Problem to work on
Lines from the one containing "12x - 6y >= 10" through the last line of the material below: print these exactly, and only these.

Data records
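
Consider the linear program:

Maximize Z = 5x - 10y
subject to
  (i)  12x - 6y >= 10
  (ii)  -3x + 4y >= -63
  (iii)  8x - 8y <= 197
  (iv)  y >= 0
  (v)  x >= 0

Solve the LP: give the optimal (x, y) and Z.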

Exercise answer
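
  (i)  12x - 6y >= 10
  (ii)  -3x + 4y >= -63
  (iii)  8x - 8y <= 197
  (iv)  y >= 0
  (v)  x >= 0

Solve the LP: give the optimal (x, y) and Z.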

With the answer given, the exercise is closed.